[Start of Attachment]

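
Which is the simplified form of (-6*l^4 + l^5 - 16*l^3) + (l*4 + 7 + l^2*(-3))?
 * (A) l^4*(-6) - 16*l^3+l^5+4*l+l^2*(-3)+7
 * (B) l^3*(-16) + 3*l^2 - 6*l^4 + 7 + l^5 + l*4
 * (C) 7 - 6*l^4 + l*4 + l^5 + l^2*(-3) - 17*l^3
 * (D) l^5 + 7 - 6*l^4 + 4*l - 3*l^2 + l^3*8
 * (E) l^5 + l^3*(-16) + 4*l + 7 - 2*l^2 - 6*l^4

Adding the polynomials and combining like terms:
(-6*l^4 + l^5 - 16*l^3) + (l*4 + 7 + l^2*(-3))
= l^4*(-6) - 16*l^3+l^5+4*l+l^2*(-3)+7
A) l^4*(-6) - 16*l^3+l^5+4*l+l^2*(-3)+7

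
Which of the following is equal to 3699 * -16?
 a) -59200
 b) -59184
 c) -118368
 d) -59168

3699 * -16 = -59184
b) -59184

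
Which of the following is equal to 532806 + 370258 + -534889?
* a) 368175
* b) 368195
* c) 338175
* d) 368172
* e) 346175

First: 532806 + 370258 = 903064
Then: 903064 + -534889 = 368175
a) 368175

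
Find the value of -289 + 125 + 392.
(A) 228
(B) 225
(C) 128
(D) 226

First: -289 + 125 = -164
Then: -164 + 392 = 228
A) 228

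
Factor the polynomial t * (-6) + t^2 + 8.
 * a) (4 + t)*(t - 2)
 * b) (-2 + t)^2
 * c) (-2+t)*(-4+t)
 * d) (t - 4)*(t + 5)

We need to factor t * (-6) + t^2 + 8.
The factored form is (-2+t)*(-4+t).
c) (-2+t)*(-4+t)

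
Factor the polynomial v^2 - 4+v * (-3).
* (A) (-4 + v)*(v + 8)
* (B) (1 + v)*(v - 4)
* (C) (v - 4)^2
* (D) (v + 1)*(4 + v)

We need to factor v^2 - 4+v * (-3).
The factored form is (1 + v)*(v - 4).
B) (1 + v)*(v - 4)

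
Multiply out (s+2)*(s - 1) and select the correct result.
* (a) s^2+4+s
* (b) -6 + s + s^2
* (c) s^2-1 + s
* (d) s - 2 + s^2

Expanding (s+2)*(s - 1):
= s - 2 + s^2
d) s - 2 + s^2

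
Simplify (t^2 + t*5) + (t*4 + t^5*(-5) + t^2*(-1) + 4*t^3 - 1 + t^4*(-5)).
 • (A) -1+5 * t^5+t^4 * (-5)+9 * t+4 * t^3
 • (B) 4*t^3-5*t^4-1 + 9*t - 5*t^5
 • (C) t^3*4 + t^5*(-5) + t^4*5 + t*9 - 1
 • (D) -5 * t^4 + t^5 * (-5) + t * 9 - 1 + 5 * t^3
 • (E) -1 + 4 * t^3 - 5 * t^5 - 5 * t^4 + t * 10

Adding the polynomials and combining like terms:
(t^2 + t*5) + (t*4 + t^5*(-5) + t^2*(-1) + 4*t^3 - 1 + t^4*(-5))
= 4*t^3-5*t^4-1 + 9*t - 5*t^5
B) 4*t^3-5*t^4-1 + 9*t - 5*t^5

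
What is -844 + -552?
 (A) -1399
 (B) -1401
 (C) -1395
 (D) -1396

-844 + -552 = -1396
D) -1396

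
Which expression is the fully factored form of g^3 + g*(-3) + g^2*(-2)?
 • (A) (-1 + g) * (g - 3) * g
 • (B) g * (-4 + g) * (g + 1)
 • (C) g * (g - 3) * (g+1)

We need to factor g^3 + g*(-3) + g^2*(-2).
The factored form is g * (g - 3) * (g+1).
C) g * (g - 3) * (g+1)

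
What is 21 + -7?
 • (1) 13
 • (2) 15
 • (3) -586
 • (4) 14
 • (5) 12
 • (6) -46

21 + -7 = 14
4) 14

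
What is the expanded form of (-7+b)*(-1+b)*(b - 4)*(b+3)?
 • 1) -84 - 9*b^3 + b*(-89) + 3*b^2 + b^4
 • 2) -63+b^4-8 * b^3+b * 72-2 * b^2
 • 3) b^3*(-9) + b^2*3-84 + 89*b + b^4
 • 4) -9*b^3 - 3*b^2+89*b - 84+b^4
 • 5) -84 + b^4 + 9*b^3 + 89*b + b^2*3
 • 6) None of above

Expanding (-7+b)*(-1+b)*(b - 4)*(b+3):
= b^3*(-9) + b^2*3-84 + 89*b + b^4
3) b^3*(-9) + b^2*3-84 + 89*b + b^4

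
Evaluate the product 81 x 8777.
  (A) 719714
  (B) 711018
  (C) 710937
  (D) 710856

81 * 8777 = 710937
C) 710937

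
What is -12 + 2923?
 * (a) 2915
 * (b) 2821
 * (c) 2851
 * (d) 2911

-12 + 2923 = 2911
d) 2911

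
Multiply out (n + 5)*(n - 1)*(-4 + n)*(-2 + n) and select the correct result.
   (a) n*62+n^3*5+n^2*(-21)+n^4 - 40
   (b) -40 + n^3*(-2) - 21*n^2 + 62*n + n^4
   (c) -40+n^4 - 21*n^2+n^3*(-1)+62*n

Expanding (n + 5)*(n - 1)*(-4 + n)*(-2 + n):
= -40 + n^3*(-2) - 21*n^2 + 62*n + n^4
b) -40 + n^3*(-2) - 21*n^2 + 62*n + n^4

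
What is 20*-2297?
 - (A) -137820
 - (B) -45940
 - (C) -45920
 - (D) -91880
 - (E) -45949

20 * -2297 = -45940
B) -45940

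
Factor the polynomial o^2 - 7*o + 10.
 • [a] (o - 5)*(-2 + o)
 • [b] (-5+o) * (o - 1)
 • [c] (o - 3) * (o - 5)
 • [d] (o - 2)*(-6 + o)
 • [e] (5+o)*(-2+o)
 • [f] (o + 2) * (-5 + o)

We need to factor o^2 - 7*o + 10.
The factored form is (o - 5)*(-2 + o).
a) (o - 5)*(-2 + o)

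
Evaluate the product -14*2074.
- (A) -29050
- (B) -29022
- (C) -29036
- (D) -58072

-14 * 2074 = -29036
C) -29036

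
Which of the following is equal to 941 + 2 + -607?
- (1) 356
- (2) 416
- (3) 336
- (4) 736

First: 941 + 2 = 943
Then: 943 + -607 = 336
3) 336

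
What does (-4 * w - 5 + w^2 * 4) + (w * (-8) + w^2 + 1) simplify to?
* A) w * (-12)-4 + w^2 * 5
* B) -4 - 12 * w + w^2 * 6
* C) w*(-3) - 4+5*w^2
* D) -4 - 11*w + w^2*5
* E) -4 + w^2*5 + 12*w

Adding the polynomials and combining like terms:
(-4*w - 5 + w^2*4) + (w*(-8) + w^2 + 1)
= w * (-12)-4 + w^2 * 5
A) w * (-12)-4 + w^2 * 5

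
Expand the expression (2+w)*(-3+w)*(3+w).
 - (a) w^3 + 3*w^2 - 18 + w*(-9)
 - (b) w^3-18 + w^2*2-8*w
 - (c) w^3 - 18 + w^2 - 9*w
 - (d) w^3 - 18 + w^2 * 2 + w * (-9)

Expanding (2+w)*(-3+w)*(3+w):
= w^3 - 18 + w^2 * 2 + w * (-9)
d) w^3 - 18 + w^2 * 2 + w * (-9)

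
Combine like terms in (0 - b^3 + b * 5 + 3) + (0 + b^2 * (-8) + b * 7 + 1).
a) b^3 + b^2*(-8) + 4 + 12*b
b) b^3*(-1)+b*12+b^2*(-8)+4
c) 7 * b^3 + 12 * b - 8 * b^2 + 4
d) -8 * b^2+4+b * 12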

[End of Attachment]

[YOUR TASK]: Wherever the word "result" turns up in the material, copy the whole line.

[ANSWER TO THE EXERCISE]:
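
Multiply out (s+2)*(s - 1) and select the correct result.
Multiply out (n + 5)*(n - 1)*(-4 + n)*(-2 + n) and select the correct result.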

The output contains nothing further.